The problem | With the first line below as the start and the line containing "Construct a 99%" as the end, copy every line between them exactly, ends included.
##### Information supplied #####
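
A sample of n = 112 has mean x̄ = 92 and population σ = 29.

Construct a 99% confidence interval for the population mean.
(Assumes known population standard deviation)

Answer: (84.9412, 99.0588)

Derivation:
Confidence level: 99%, α = 0.01
z_0.005 = 2.576
SE = σ/√n = 29/√112 = 2.7402
Margin of error = 2.576 × 2.7402 = 7.0588
CI: x̄ ± margin = 92 ± 7.0588
CI: (84.9412, 99.0588)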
#####
Output of the exercise |
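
A sample of n = 112 has mean x̄ = 92 and population σ = 29.

Construct a 99% confidence interval for the population mean.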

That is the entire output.